TASK INSTRUCTIONS | Where the records below reach the line containing "5. rotate_crank_by(+31°)", start transcribing, and end with the line containing "7. rotate_crank_by(+80°)", exactly and with nothing else added.

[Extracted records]

────────────────────────────────────────

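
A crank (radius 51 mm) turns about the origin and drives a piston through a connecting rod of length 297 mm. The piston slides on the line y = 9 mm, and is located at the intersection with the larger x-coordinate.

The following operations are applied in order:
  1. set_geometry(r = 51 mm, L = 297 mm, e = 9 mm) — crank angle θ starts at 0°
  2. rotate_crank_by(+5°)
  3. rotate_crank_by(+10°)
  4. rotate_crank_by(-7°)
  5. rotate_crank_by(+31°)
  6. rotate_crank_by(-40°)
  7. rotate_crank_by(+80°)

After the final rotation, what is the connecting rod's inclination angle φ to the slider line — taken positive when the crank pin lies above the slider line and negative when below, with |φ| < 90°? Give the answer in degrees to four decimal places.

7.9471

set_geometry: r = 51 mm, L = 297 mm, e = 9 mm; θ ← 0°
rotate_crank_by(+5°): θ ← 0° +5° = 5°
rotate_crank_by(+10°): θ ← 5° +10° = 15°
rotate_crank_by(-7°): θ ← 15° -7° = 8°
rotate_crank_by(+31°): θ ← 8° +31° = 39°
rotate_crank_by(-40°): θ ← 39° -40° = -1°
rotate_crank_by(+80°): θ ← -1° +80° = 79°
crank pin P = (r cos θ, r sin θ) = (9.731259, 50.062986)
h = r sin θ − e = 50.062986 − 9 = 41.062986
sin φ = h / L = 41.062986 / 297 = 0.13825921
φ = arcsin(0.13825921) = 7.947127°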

────────────────────────────────────────

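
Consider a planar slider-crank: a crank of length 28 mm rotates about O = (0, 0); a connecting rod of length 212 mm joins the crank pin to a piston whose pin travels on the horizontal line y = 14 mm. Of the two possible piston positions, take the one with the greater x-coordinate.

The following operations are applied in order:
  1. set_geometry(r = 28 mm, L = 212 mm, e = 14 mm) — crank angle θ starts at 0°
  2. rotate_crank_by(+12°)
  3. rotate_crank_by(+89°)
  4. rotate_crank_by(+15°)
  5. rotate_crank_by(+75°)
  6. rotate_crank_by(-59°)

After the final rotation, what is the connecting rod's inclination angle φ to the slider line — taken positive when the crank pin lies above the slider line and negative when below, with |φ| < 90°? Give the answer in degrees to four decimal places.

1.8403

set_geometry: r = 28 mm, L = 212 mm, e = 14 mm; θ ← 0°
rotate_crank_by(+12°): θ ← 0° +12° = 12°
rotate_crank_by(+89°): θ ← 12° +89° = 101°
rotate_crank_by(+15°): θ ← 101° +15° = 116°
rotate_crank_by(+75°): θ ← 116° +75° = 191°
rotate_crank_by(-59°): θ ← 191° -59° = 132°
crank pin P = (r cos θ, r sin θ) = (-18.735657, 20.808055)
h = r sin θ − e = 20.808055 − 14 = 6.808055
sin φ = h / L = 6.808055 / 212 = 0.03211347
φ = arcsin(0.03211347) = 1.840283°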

────────────────────────────────────────

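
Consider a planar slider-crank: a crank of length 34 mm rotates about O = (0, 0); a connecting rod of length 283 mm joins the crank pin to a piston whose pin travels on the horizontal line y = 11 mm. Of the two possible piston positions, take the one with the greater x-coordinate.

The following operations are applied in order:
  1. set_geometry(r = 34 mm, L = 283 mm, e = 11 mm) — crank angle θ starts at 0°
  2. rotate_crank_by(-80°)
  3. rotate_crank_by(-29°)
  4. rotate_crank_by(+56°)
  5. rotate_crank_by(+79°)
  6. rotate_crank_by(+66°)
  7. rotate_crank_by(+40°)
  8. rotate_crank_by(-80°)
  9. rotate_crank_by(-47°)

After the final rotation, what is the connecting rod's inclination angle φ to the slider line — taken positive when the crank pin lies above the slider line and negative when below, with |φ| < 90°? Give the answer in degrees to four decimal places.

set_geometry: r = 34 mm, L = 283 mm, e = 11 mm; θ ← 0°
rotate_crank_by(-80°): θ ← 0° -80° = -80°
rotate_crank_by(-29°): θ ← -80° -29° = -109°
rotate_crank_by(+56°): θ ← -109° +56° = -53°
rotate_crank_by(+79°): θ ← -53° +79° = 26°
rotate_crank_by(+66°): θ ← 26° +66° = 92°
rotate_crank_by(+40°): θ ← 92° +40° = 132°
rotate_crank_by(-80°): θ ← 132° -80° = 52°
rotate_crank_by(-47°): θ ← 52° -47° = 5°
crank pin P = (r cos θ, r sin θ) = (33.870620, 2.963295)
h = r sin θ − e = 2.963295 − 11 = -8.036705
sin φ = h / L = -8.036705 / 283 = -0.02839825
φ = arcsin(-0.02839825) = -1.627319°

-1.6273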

────────────────────────────────────────

EXERCISE ANSWER |
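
  5. rotate_crank_by(+31°)
  6. rotate_crank_by(-40°)
  7. rotate_crank_by(+80°)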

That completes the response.